What the exercise asks ->
Once you reach the line containing "Let C = Q, V(H, k)" in the data below, restate each line word for word up to and including the one containing "What is 404503/(-213335)".

━━━

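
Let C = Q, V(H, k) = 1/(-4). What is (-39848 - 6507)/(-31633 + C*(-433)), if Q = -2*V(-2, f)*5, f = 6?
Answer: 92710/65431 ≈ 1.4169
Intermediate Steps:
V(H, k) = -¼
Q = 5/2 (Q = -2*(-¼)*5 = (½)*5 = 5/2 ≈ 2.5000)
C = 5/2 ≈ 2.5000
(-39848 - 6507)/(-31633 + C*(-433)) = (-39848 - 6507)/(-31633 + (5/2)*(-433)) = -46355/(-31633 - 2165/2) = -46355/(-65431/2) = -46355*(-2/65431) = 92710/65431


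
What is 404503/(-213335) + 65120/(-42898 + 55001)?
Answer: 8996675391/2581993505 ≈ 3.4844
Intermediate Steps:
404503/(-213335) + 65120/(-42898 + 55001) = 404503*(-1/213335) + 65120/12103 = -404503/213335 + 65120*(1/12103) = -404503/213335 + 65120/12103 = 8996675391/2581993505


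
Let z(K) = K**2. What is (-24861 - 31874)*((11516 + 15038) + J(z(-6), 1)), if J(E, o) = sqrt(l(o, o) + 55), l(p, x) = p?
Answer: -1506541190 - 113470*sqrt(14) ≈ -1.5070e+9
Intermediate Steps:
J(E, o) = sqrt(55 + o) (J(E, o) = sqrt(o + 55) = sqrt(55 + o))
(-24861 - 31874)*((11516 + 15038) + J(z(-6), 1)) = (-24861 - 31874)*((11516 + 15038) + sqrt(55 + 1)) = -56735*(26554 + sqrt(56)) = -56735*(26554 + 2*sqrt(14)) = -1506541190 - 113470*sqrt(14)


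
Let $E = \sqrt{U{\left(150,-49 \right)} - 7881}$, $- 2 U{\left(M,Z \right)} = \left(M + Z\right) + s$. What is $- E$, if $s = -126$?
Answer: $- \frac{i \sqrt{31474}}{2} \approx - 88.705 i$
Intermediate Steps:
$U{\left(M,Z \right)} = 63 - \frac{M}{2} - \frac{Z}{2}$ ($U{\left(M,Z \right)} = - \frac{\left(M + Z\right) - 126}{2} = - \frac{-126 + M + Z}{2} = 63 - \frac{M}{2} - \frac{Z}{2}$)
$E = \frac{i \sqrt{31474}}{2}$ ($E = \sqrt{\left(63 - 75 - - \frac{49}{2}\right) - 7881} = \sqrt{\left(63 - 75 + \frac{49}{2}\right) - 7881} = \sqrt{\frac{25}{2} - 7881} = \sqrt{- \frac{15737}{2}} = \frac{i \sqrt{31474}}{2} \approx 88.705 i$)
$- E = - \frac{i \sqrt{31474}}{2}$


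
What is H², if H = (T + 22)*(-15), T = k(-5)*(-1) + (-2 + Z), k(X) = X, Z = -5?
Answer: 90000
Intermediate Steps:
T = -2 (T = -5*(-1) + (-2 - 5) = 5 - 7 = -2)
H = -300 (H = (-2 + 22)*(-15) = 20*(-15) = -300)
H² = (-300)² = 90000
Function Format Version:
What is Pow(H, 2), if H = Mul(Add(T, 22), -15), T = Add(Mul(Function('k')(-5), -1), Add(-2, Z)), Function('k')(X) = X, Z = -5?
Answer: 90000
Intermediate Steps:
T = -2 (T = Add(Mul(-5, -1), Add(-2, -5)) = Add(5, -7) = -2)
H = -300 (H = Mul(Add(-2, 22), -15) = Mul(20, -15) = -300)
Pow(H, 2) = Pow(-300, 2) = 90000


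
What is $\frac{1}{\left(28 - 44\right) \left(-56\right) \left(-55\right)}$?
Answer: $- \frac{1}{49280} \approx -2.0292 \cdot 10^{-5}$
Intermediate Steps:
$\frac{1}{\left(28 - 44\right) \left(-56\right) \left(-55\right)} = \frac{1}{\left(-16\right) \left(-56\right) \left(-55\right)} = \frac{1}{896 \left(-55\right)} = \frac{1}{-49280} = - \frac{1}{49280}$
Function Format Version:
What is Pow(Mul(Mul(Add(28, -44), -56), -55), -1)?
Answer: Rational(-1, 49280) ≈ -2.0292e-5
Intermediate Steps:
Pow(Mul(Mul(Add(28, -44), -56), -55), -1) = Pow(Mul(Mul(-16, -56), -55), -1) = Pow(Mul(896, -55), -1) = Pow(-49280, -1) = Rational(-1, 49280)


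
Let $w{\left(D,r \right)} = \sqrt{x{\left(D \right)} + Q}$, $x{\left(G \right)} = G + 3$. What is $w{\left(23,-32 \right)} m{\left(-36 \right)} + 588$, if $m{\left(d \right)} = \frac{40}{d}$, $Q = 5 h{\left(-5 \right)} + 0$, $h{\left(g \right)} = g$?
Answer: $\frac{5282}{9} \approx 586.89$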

━━━

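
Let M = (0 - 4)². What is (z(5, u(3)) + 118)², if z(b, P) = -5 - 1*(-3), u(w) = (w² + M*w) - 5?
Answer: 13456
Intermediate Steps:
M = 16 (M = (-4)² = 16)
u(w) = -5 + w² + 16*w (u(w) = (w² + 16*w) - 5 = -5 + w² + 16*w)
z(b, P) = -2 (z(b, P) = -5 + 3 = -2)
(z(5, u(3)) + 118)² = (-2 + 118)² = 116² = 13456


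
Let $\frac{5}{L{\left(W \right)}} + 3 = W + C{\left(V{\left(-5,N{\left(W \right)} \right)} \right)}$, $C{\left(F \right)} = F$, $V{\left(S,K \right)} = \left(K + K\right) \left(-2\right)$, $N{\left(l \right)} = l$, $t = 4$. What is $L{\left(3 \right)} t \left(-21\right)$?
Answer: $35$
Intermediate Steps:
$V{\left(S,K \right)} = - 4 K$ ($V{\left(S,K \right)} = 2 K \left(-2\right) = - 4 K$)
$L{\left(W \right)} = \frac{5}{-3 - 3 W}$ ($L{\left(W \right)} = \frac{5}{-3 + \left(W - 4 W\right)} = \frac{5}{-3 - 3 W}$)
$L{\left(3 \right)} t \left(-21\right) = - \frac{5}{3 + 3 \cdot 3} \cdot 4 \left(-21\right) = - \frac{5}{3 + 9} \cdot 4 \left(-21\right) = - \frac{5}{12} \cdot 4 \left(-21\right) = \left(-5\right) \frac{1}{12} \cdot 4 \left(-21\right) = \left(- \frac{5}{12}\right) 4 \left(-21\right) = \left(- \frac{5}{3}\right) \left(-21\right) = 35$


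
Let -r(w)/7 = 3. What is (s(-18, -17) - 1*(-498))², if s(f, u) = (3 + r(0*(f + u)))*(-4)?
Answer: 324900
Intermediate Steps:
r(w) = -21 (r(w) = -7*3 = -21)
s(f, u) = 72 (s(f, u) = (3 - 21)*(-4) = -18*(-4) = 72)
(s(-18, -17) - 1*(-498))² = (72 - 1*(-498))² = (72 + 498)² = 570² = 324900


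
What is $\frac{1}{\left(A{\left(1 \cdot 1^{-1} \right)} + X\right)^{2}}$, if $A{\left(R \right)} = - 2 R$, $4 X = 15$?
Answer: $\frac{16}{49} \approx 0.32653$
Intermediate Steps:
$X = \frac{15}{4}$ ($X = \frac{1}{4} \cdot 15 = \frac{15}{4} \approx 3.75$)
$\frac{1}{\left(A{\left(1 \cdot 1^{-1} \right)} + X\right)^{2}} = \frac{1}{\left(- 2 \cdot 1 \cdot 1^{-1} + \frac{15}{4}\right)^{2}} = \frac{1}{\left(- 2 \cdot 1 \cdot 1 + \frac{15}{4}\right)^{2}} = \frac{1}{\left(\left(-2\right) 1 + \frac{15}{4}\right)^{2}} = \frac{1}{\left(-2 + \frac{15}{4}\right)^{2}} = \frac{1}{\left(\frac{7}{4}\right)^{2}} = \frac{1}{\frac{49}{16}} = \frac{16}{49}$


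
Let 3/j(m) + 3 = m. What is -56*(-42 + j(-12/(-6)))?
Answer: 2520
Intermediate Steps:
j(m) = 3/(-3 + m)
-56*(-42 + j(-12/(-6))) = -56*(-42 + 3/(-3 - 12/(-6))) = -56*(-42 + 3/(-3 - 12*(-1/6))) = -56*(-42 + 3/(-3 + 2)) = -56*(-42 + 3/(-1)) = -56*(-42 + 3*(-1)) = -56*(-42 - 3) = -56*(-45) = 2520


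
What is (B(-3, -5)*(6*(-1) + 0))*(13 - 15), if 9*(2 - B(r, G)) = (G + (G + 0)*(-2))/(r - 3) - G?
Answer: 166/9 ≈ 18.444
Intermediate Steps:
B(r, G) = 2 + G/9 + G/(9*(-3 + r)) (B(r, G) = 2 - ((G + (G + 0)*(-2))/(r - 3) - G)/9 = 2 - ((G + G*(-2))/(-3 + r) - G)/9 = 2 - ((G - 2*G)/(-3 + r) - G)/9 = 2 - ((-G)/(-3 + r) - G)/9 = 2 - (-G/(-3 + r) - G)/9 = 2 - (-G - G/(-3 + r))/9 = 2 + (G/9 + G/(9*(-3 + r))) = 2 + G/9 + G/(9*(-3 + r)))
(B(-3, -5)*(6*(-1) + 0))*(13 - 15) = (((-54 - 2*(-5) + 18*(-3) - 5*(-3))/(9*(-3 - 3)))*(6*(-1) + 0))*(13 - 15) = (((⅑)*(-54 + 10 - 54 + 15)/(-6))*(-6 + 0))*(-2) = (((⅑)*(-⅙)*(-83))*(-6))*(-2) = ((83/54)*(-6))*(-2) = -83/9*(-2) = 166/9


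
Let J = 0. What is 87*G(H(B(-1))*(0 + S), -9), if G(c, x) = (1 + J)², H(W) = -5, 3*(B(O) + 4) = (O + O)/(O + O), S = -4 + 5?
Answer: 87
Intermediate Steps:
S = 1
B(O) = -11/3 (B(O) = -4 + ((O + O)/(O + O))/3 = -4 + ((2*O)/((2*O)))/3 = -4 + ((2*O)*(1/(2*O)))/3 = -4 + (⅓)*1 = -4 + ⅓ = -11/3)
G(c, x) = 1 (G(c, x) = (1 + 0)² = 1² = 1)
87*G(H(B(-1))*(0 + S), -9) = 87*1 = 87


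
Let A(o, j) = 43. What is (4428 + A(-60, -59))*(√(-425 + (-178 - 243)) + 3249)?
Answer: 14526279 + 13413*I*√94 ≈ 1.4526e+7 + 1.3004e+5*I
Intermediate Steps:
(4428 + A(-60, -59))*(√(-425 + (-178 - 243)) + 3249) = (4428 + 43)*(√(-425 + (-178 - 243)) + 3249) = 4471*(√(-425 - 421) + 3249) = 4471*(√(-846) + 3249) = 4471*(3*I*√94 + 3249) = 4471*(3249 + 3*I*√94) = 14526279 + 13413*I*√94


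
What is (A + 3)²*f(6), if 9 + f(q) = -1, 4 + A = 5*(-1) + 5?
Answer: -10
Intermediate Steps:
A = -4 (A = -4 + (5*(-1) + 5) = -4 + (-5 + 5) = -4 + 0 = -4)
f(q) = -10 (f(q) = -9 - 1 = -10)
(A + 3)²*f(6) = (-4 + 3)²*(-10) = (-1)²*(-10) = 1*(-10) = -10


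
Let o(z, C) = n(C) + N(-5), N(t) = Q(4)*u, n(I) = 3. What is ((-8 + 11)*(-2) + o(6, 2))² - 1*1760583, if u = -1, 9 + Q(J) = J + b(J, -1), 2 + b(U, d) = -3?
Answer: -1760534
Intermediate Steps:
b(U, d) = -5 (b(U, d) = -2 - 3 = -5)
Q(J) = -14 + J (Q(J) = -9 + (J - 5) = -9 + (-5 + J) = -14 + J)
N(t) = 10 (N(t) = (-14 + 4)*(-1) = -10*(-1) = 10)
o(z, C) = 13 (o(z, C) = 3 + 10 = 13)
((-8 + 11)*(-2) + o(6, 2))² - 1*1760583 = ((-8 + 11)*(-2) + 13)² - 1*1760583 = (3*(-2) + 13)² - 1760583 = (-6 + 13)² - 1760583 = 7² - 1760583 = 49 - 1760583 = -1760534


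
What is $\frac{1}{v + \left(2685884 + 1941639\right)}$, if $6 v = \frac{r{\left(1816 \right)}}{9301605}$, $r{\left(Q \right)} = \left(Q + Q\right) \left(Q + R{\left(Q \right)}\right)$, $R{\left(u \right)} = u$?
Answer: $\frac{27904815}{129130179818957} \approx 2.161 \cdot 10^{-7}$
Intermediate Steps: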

━━━

Written solution ->
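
Let C = Q, V(H, k) = 1/(-4). What is (-39848 - 6507)/(-31633 + C*(-433)), if Q = -2*V(-2, f)*5, f = 6?
Answer: 92710/65431 ≈ 1.4169
Intermediate Steps:
V(H, k) = -¼
Q = 5/2 (Q = -2*(-¼)*5 = (½)*5 = 5/2 ≈ 2.5000)
C = 5/2 ≈ 2.5000
(-39848 - 6507)/(-31633 + C*(-433)) = (-39848 - 6507)/(-31633 + (5/2)*(-433)) = -46355/(-31633 - 2165/2) = -46355/(-65431/2) = -46355*(-2/65431) = 92710/65431


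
What is 404503/(-213335) + 65120/(-42898 + 55001)?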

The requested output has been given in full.